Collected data
_ _ _ _
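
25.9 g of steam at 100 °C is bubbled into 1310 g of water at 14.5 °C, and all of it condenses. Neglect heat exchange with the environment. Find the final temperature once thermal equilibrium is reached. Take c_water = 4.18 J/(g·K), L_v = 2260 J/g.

T_f ≈ 26.6 °C

Net heat exchanged in the isolated system is zero:
latent heat released on condensation: 25.9·2260 = 58534
  condensate cools 100→T: 25.9·4.18·(T − 100) = 108.26(T − 100)
  water warms: 1310·4.18·(T − 14.5) = 5475.8(T − 14.5)
5584.1 T = 58534 + 10826 + 79399 = 148759
T ≈ 26.64 °C, under the boiling point, so the assumption holds.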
_ _ _ _
__Task__
The records above are to be copied in full, exactly as written.

__Answer box__
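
25.9 g of steam at 100 °C is bubbled into 1310 g of water at 14.5 °C, and all of it condenses. Neglect heat exchange with the environment. Find the final temperature once thermal equilibrium is reached. Take c_water = 4.18 J/(g·K), L_v = 2260 J/g.

T_f ≈ 26.6 °C

Net heat exchanged in the isolated system is zero:
latent heat released on condensation: 25.9·2260 = 58534
  condensate cools 100→T: 25.9·4.18·(T − 100) = 108.26(T − 100)
  water warms: 1310·4.18·(T − 14.5) = 5475.8(T − 14.5)
5584.1 T = 58534 + 10826 + 79399 = 148759
T ≈ 26.64 °C, under the boiling point, so the assumption holds.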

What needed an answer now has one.